## Problem statement
In your answer, every line of the records should be written out exactly.

## Source information
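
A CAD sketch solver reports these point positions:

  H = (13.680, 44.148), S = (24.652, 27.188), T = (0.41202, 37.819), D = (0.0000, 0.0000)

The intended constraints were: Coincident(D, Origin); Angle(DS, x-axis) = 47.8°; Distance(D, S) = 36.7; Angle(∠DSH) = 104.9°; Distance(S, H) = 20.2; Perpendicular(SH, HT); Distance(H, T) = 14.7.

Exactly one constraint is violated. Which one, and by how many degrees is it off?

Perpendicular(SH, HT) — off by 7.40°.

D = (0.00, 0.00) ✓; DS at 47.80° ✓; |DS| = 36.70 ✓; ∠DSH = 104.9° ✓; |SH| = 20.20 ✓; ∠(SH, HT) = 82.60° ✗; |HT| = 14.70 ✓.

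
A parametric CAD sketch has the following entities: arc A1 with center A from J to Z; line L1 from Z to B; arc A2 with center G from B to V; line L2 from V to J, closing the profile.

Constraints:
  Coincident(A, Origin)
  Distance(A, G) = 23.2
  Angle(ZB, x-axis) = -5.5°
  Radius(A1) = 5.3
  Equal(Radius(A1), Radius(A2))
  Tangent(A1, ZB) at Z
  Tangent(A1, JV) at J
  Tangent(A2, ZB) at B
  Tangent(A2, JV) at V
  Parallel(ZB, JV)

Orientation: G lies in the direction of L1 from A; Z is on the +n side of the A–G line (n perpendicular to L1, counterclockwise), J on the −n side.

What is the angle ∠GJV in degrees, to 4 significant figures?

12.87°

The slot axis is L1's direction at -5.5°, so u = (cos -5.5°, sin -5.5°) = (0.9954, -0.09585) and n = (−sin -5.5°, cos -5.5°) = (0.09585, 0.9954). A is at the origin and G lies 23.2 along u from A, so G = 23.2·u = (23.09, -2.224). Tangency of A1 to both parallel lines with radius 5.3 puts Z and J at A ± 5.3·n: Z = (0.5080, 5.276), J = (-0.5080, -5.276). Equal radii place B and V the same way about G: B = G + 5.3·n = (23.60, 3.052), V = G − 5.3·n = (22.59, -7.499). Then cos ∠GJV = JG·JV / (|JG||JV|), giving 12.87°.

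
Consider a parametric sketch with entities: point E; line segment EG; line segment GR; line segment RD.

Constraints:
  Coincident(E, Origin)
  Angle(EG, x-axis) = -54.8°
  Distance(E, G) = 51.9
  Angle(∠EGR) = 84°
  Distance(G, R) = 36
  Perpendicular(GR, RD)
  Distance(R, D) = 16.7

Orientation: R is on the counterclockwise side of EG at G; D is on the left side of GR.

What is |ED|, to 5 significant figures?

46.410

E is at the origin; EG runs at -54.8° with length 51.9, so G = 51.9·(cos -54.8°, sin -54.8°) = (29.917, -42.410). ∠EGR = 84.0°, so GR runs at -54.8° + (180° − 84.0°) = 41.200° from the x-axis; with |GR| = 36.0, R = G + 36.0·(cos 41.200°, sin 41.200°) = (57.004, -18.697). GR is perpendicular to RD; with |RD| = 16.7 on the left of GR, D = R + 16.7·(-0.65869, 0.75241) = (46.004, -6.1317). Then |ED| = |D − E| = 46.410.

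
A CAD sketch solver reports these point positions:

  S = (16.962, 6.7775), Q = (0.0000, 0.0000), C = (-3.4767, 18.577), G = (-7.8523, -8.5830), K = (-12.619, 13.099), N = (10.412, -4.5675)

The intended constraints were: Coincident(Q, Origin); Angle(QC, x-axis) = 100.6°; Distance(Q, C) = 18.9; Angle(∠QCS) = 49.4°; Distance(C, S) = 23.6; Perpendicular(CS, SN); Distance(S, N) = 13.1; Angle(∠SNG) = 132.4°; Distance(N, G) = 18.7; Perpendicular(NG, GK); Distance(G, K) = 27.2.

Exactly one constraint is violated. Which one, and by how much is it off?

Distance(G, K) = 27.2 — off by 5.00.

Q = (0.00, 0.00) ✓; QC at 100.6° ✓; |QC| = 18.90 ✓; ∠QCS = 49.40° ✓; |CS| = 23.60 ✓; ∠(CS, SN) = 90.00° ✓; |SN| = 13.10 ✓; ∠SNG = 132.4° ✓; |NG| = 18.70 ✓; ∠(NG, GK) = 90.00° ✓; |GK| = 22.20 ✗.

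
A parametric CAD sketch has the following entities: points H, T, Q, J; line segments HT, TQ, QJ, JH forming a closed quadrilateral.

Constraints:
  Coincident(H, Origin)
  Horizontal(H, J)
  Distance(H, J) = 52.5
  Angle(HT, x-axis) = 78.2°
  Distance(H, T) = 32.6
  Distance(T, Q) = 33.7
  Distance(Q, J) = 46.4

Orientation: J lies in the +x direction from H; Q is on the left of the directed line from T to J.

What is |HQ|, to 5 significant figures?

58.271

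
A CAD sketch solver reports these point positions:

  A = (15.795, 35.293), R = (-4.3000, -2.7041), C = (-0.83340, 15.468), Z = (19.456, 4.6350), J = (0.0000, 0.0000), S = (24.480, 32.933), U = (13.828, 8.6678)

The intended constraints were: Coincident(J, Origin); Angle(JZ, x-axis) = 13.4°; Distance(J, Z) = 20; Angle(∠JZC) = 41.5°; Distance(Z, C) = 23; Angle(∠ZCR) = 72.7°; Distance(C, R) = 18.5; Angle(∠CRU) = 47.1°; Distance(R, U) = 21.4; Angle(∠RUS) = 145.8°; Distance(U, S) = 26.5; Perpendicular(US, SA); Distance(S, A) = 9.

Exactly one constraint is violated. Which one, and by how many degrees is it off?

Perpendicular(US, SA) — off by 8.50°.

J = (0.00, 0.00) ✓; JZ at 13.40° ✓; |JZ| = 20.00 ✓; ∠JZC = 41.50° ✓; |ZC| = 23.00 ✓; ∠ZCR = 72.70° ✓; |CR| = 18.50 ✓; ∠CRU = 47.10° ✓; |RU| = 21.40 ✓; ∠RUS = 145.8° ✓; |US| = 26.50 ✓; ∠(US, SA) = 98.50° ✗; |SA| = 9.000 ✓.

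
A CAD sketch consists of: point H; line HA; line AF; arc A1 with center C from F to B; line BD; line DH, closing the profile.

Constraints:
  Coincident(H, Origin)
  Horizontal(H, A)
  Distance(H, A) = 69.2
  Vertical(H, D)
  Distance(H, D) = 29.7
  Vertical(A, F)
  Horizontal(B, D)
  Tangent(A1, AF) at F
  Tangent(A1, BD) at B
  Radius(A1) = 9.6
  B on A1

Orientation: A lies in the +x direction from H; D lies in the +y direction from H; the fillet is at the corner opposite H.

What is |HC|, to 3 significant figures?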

## Written solution
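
A CAD sketch solver reports these point positions:

  H = (13.680, 44.148), S = (24.652, 27.188), T = (0.41202, 37.819), D = (0.0000, 0.0000)

The intended constraints were: Coincident(D, Origin); Angle(DS, x-axis) = 47.8°; Distance(D, S) = 36.7; Angle(∠DSH) = 104.9°; Distance(S, H) = 20.2; Perpendicular(SH, HT); Distance(H, T) = 14.7.

Exactly one constraint is violated. Which one, and by how many degrees is it off?

Perpendicular(SH, HT) — off by 7.40°.

D = (0.00, 0.00) ✓; DS at 47.80° ✓; |DS| = 36.70 ✓; ∠DSH = 104.9° ✓; |SH| = 20.20 ✓; ∠(SH, HT) = 82.60° ✗; |HT| = 14.70 ✓.

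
A parametric CAD sketch has the following entities: arc A1 with center A from J to Z; line L1 from Z to B; arc A2 with center G from B to V; line L2 from V to J, closing the profile.

Constraints:
  Coincident(A, Origin)
  Distance(A, G) = 23.2
  Angle(ZB, x-axis) = -5.5°
  Radius(A1) = 5.3
  Equal(Radius(A1), Radius(A2))
  Tangent(A1, ZB) at Z
  Tangent(A1, JV) at J
  Tangent(A2, ZB) at B
  Tangent(A2, JV) at V
  Parallel(ZB, JV)

Orientation: G lies in the direction of L1 from A; Z is on the +n side of the A–G line (n perpendicular to L1, counterclockwise), J on the −n side.

What is the angle ∠GJV in degrees, to 4 significant figures?

12.87°

The slot axis is L1's direction at -5.5°, so u = (cos -5.5°, sin -5.5°) = (0.9954, -0.09585) and n = (−sin -5.5°, cos -5.5°) = (0.09585, 0.9954). A is at the origin and G lies 23.2 along u from A, so G = 23.2·u = (23.09, -2.224). Tangency of A1 to both parallel lines with radius 5.3 puts Z and J at A ± 5.3·n: Z = (0.5080, 5.276), J = (-0.5080, -5.276). Equal radii place B and V the same way about G: B = G + 5.3·n = (23.60, 3.052), V = G − 5.3·n = (22.59, -7.499). Then cos ∠GJV = JG·JV / (|JG||JV|), giving 12.87°.

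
Consider a parametric sketch with entities: point E; line segment EG; line segment GR; line segment RD.

Constraints:
  Coincident(E, Origin)
  Angle(EG, x-axis) = -54.8°
  Distance(E, G) = 51.9
  Angle(∠EGR) = 84°
  Distance(G, R) = 36
  Perpendicular(GR, RD)
  Distance(R, D) = 16.7

Orientation: R is on the counterclockwise side of EG at G; D is on the left side of GR.

What is |ED|, to 5 significant figures?

46.410

E is at the origin; EG runs at -54.8° with length 51.9, so G = 51.9·(cos -54.8°, sin -54.8°) = (29.917, -42.410). ∠EGR = 84.0°, so GR runs at -54.8° + (180° − 84.0°) = 41.200° from the x-axis; with |GR| = 36.0, R = G + 36.0·(cos 41.200°, sin 41.200°) = (57.004, -18.697). GR is perpendicular to RD; with |RD| = 16.7 on the left of GR, D = R + 16.7·(-0.65869, 0.75241) = (46.004, -6.1317). Then |ED| = |D − E| = 46.410.

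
A CAD sketch solver reports these point positions:

  S = (16.962, 6.7775), Q = (0.0000, 0.0000), C = (-3.4767, 18.577), G = (-7.8523, -8.5830), K = (-12.619, 13.099), N = (10.412, -4.5675)

The intended constraints were: Coincident(Q, Origin); Angle(QC, x-axis) = 100.6°; Distance(Q, C) = 18.9; Angle(∠QCS) = 49.4°; Distance(C, S) = 23.6; Perpendicular(CS, SN); Distance(S, N) = 13.1; Angle(∠SNG) = 132.4°; Distance(N, G) = 18.7; Perpendicular(NG, GK); Distance(G, K) = 27.2.

Exactly one constraint is violated. Which one, and by how much is it off?

Distance(G, K) = 27.2 — off by 5.00.

Q = (0.00, 0.00) ✓; QC at 100.6° ✓; |QC| = 18.90 ✓; ∠QCS = 49.40° ✓; |CS| = 23.60 ✓; ∠(CS, SN) = 90.00° ✓; |SN| = 13.10 ✓; ∠SNG = 132.4° ✓; |NG| = 18.70 ✓; ∠(NG, GK) = 90.00° ✓; |GK| = 22.20 ✗.

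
A parametric CAD sketch has the following entities: points H, T, Q, J; line segments HT, TQ, QJ, JH forming a closed quadrilateral.

Constraints:
  Coincident(H, Origin)
  Horizontal(H, J)
  Distance(H, J) = 52.5
  Angle(HT, x-axis) = 78.2°
  Distance(H, T) = 32.6
  Distance(T, Q) = 33.7
  Distance(Q, J) = 46.4

Orientation: J lies in the +x direction from H; Q is on the left of the directed line from T to J.

What is |HQ|, to 5 significant figures?

58.271

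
A CAD sketch solver reports these point positions:

  A = (15.795, 35.293), R = (-4.3000, -2.7041), C = (-0.83340, 15.468), Z = (19.456, 4.6350), J = (0.0000, 0.0000), S = (24.480, 32.933), U = (13.828, 8.6678)

The intended constraints were: Coincident(J, Origin); Angle(JZ, x-axis) = 13.4°; Distance(J, Z) = 20; Angle(∠JZC) = 41.5°; Distance(Z, C) = 23; Angle(∠ZCR) = 72.7°; Distance(C, R) = 18.5; Angle(∠CRU) = 47.1°; Distance(R, U) = 21.4; Angle(∠RUS) = 145.8°; Distance(U, S) = 26.5; Perpendicular(US, SA); Distance(S, A) = 9.

Exactly one constraint is violated. Which one, and by how many degrees is it off?

Perpendicular(US, SA) — off by 8.50°.

J = (0.00, 0.00) ✓; JZ at 13.40° ✓; |JZ| = 20.00 ✓; ∠JZC = 41.50° ✓; |ZC| = 23.00 ✓; ∠ZCR = 72.70° ✓; |CR| = 18.50 ✓; ∠CRU = 47.10° ✓; |RU| = 21.40 ✓; ∠RUS = 145.8° ✓; |US| = 26.50 ✓; ∠(US, SA) = 98.50° ✗; |SA| = 9.000 ✓.

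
A CAD sketch consists of: point H; line HA; line AF; arc A1 with center C from F to B; line BD; line DH, closing the profile.

Constraints:
  Coincident(H, Origin)
  Horizontal(H, A)
  Distance(H, A) = 69.2
  Vertical(H, D)
  Distance(H, D) = 29.7
  Vertical(A, F)
  Horizontal(B, D)
  Tangent(A1, AF) at F
  Tangent(A1, BD) at B
  Radius(A1) = 9.6
  B on A1

Orientation: A lies in the +x direction from H; D lies in the +y direction from H; the fillet is at the corner opposite H.

What is |HC|, to 3 significant figures?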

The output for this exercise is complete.